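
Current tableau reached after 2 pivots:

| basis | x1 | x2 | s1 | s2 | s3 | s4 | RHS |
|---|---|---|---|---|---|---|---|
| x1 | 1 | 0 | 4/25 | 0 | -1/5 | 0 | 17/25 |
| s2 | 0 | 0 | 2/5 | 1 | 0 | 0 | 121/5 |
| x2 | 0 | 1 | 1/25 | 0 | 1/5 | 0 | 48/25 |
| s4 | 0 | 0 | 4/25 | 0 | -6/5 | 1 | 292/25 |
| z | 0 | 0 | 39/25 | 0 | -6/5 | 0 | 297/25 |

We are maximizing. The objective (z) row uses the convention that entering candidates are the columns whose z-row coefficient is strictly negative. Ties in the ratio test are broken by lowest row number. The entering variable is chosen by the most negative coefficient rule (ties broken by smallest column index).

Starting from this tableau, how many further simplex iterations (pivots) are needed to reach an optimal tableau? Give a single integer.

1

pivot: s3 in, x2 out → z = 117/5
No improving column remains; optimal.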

==

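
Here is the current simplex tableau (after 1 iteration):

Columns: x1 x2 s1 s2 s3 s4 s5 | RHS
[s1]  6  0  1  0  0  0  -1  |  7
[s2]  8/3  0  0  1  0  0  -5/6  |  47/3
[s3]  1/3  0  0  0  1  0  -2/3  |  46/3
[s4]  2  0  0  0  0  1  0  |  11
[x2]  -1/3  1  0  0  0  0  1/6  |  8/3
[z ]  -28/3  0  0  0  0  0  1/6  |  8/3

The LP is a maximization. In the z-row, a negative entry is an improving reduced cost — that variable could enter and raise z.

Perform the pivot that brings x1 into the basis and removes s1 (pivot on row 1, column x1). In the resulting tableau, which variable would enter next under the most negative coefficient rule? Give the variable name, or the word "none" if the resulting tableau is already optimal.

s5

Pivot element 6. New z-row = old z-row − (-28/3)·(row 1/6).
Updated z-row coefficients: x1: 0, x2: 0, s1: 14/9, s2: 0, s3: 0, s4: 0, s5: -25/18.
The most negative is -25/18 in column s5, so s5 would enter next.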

_Your assignment:_ Go through the data and copy every line that includes "after".

_Problem solution:_
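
Current tableau reached after 2 pivots:
Here is the current simplex tableau (after 1 iteration):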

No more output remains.